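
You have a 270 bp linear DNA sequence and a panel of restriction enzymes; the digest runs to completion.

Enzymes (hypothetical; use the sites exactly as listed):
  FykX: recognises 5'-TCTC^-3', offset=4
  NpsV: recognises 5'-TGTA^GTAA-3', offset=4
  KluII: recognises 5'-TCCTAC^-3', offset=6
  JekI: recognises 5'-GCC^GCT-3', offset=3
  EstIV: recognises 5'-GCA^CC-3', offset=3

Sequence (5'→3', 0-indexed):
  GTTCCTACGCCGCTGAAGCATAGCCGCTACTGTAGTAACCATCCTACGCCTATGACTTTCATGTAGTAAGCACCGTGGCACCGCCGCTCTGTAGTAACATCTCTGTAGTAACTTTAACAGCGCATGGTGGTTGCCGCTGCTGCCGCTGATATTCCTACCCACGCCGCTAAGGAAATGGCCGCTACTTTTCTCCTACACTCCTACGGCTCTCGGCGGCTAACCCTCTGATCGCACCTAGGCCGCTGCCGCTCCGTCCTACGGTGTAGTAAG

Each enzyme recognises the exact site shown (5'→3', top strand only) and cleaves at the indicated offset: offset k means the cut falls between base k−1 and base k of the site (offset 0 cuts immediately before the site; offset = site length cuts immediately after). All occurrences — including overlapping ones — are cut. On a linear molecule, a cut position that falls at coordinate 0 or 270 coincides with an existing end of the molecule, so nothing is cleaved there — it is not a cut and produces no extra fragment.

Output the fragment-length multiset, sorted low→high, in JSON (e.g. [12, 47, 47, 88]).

Site scan:
  FykX (TCTC, off=4): starts [99, 188, 207] → cuts [103, 192, 211]
  NpsV (TGTAGTAA, off=4): starts [30, 61, 89, 103, 261] → cuts [34, 65, 93, 107, 265]
  KluII (TCCTAC, off=6): starts [2, 41, 152, 190, 198, 253] → cuts [8, 47, 158, 196, 204, 259]
  JekI (GCCGCT, off=3): starts [8, 22, 82, 132, 141, 162, 177, 238, 244] → cuts [11, 25, 85, 135, 144, 165, 180, 241, 247]
  EstIV (GCACC, off=3): starts [69, 77, 230] → cuts [72, 80, 233]

All cut coordinates (distinct, sorted): [8, 11, 25, 34, 47, 65, 72, 80, 85, 93, 103, 107, 135, 144, 158, 165, 180, 192, 196, 204, 211, 233, 241, 247, 259, 265]

Fragments:
  [0,8): 8 bp
  [8,11): 3 bp
  [11,25): 14 bp
  [25,34): 9 bp
  [34,47): 13 bp
  [47,65): 18 bp
  [65,72): 7 bp
  [72,80): 8 bp
  [80,85): 5 bp
  [85,93): 8 bp
  [93,103): 10 bp
  [103,107): 4 bp
  [107,135): 28 bp
  [135,144): 9 bp
  [144,158): 14 bp
  [158,165): 7 bp
  [165,180): 15 bp
  [180,192): 12 bp
  [192,196): 4 bp
  [196,204): 8 bp
  [204,211): 7 bp
  [211,233): 22 bp
  [233,241): 8 bp
  [241,247): 6 bp
  [247,259): 12 bp
  [259,265): 6 bp
  [265,270): 5 bp

[3,4,4,5,5,6,6,7,7,7,8,8,8,8,8,9,9,10,12,12,13,14,14,15,18,22,28]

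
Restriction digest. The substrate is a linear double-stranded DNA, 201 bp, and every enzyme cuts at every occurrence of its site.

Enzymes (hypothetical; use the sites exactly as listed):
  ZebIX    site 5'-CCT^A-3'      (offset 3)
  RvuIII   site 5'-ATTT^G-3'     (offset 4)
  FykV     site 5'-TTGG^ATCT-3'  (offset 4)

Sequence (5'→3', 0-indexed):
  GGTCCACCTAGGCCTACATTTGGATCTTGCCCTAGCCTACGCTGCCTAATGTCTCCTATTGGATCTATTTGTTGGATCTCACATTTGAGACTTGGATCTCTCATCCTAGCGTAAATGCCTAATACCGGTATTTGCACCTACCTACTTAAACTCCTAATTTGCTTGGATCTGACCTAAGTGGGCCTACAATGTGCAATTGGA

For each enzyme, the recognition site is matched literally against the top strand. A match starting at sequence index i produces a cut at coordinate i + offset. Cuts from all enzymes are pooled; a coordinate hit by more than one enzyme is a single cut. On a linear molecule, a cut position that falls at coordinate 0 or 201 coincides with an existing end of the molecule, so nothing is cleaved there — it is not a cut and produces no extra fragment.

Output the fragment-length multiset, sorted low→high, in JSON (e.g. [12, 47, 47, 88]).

[2,4,5,5,5,5,6,6,6,6,8,9,9,9,9,10,10,10,11,12,12,13,13,16]

Site scan:
  ZebIX (CCTA, off=3): starts [6, 12, 30, 35, 44, 54, 104, 117, 136, 140, 152, 172, 182] → cuts [9, 15, 33, 38, 47, 57, 107, 120, 139, 143, 155, 175, 185]
  RvuIII (ATTTG, off=4): starts [17, 66, 82, 129, 156] → cuts [21, 70, 86, 133, 160]
  FykV (TTGGATCT, off=4): starts [19, 58, 71, 91, 162] → cuts [23, 62, 75, 95, 166]

Pooled cuts: [9, 15, 21, 23, 33, 38, 47, 57, 62, 70, 75, 86, 95, 107, 120, 133, 139, 143, 155, 160, 166, 175, 185]

Fragments:
  [0,9): 9 bp
  [9,15): 6 bp
  [15,21): 6 bp
  [21,23): 2 bp
  [23,33): 10 bp
  [33,38): 5 bp
  [38,47): 9 bp
  [47,57): 10 bp
  [57,62): 5 bp
  [62,70): 8 bp
  [70,75): 5 bp
  [75,86): 11 bp
  [86,95): 9 bp
  [95,107): 12 bp
  [107,120): 13 bp
  [120,133): 13 bp
  [133,139): 6 bp
  [139,143): 4 bp
  [143,155): 12 bp
  [155,160): 5 bp
  [160,166): 6 bp
  [166,175): 9 bp
  [175,185): 10 bp
  [185,201): 16 bp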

* **Work order**:
Reproduce all of the data above, exactly and without omission.

* **Written answer**:
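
You have a 270 bp linear DNA sequence and a panel of restriction enzymes; the digest runs to completion.

Enzymes (hypothetical; use the sites exactly as listed):
  FykX: recognises 5'-TCTC^-3', offset=4
  NpsV: recognises 5'-TGTA^GTAA-3', offset=4
  KluII: recognises 5'-TCCTAC^-3', offset=6
  JekI: recognises 5'-GCC^GCT-3', offset=3
  EstIV: recognises 5'-GCA^CC-3', offset=3

Sequence (5'→3', 0-indexed):
  GTTCCTACGCCGCTGAAGCATAGCCGCTACTGTAGTAACCATCCTACGCCTATGACTTTCATGTAGTAAGCACCGTGGCACCGCCGCTCTGTAGTAACATCTCTGTAGTAACTTTAACAGCGCATGGTGGTTGCCGCTGCTGCCGCTGATATTCCTACCCACGCCGCTAAGGAAATGGCCGCTACTTTTCTCCTACACTCCTACGGCTCTCGGCGGCTAACCCTCTGATCGCACCTAGGCCGCTGCCGCTCCGTCCTACGGTGTAGTAAG

Each enzyme recognises the exact site shown (5'→3', top strand only) and cleaves at the indicated offset: offset k means the cut falls between base k−1 and base k of the site (offset 0 cuts immediately before the site; offset = site length cuts immediately after). All occurrences — including overlapping ones — are cut. On a linear molecule, a cut position that falls at coordinate 0 or 270 coincides with an existing end of the molecule, so nothing is cleaved there — it is not a cut and produces no extra fragment.

Output the fragment-length multiset, sorted low→high, in JSON (e.g. [12, 47, 47, 88]).

Site scan:
  FykX (TCTC, off=4): starts [99, 188, 207] → cuts [103, 192, 211]
  NpsV (TGTAGTAA, off=4): starts [30, 61, 89, 103, 261] → cuts [34, 65, 93, 107, 265]
  KluII (TCCTAC, off=6): starts [2, 41, 152, 190, 198, 253] → cuts [8, 47, 158, 196, 204, 259]
  JekI (GCCGCT, off=3): starts [8, 22, 82, 132, 141, 162, 177, 238, 244] → cuts [11, 25, 85, 135, 144, 165, 180, 241, 247]
  EstIV (GCACC, off=3): starts [69, 77, 230] → cuts [72, 80, 233]

All cut coordinates (distinct, sorted): [8, 11, 25, 34, 47, 65, 72, 80, 85, 93, 103, 107, 135, 144, 158, 165, 180, 192, 196, 204, 211, 233, 241, 247, 259, 265]

Fragments:
  [0,8): 8 bp
  [8,11): 3 bp
  [11,25): 14 bp
  [25,34): 9 bp
  [34,47): 13 bp
  [47,65): 18 bp
  [65,72): 7 bp
  [72,80): 8 bp
  [80,85): 5 bp
  [85,93): 8 bp
  [93,103): 10 bp
  [103,107): 4 bp
  [107,135): 28 bp
  [135,144): 9 bp
  [144,158): 14 bp
  [158,165): 7 bp
  [165,180): 15 bp
  [180,192): 12 bp
  [192,196): 4 bp
  [196,204): 8 bp
  [204,211): 7 bp
  [211,233): 22 bp
  [233,241): 8 bp
  [241,247): 6 bp
  [247,259): 12 bp
  [259,265): 6 bp
  [265,270): 5 bp

[3,4,4,5,5,6,6,7,7,7,8,8,8,8,8,9,9,10,12,12,13,14,14,15,18,22,28]

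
Restriction digest. The substrate is a linear double-stranded DNA, 201 bp, and every enzyme cuts at every occurrence of its site.

Enzymes (hypothetical; use the sites exactly as listed):
  ZebIX    site 5'-CCT^A-3'      (offset 3)
  RvuIII   site 5'-ATTT^G-3'     (offset 4)
  FykV     site 5'-TTGG^ATCT-3'  (offset 4)

Sequence (5'→3', 0-indexed):
  GGTCCACCTAGGCCTACATTTGGATCTTGCCCTAGCCTACGCTGCCTAATGTCTCCTATTGGATCTATTTGTTGGATCTCACATTTGAGACTTGGATCTCTCATCCTAGCGTAAATGCCTAATACCGGTATTTGCACCTACCTACTTAAACTCCTAATTTGCTTGGATCTGACCTAAGTGGGCCTACAATGTGCAATTGGA

For each enzyme, the recognition site is matched literally against the top strand. A match starting at sequence index i produces a cut at coordinate i + offset. Cuts from all enzymes are pooled; a coordinate hit by more than one enzyme is a single cut. On a linear molecule, a cut position that falls at coordinate 0 or 201 coincides with an existing end of the molecule, so nothing is cleaved there — it is not a cut and produces no extra fragment.

Output the fragment-length multiset, sorted low→high, in JSON (e.g. [12, 47, 47, 88]).

[2,4,5,5,5,5,6,6,6,6,8,9,9,9,9,10,10,10,11,12,12,13,13,16]

Site scan:
  ZebIX (CCTA, off=3): starts [6, 12, 30, 35, 44, 54, 104, 117, 136, 140, 152, 172, 182] → cuts [9, 15, 33, 38, 47, 57, 107, 120, 139, 143, 155, 175, 185]
  RvuIII (ATTTG, off=4): starts [17, 66, 82, 129, 156] → cuts [21, 70, 86, 133, 160]
  FykV (TTGGATCT, off=4): starts [19, 58, 71, 91, 162] → cuts [23, 62, 75, 95, 166]

Pooled cuts: [9, 15, 21, 23, 33, 38, 47, 57, 62, 70, 75, 86, 95, 107, 120, 133, 139, 143, 155, 160, 166, 175, 185]

Fragments:
  [0,9): 9 bp
  [9,15): 6 bp
  [15,21): 6 bp
  [21,23): 2 bp
  [23,33): 10 bp
  [33,38): 5 bp
  [38,47): 9 bp
  [47,57): 10 bp
  [57,62): 5 bp
  [62,70): 8 bp
  [70,75): 5 bp
  [75,86): 11 bp
  [86,95): 9 bp
  [95,107): 12 bp
  [107,120): 13 bp
  [120,133): 13 bp
  [133,139): 6 bp
  [139,143): 4 bp
  [143,155): 12 bp
  [155,160): 5 bp
  [160,166): 6 bp
  [166,175): 9 bp
  [175,185): 10 bp
  [185,201): 16 bp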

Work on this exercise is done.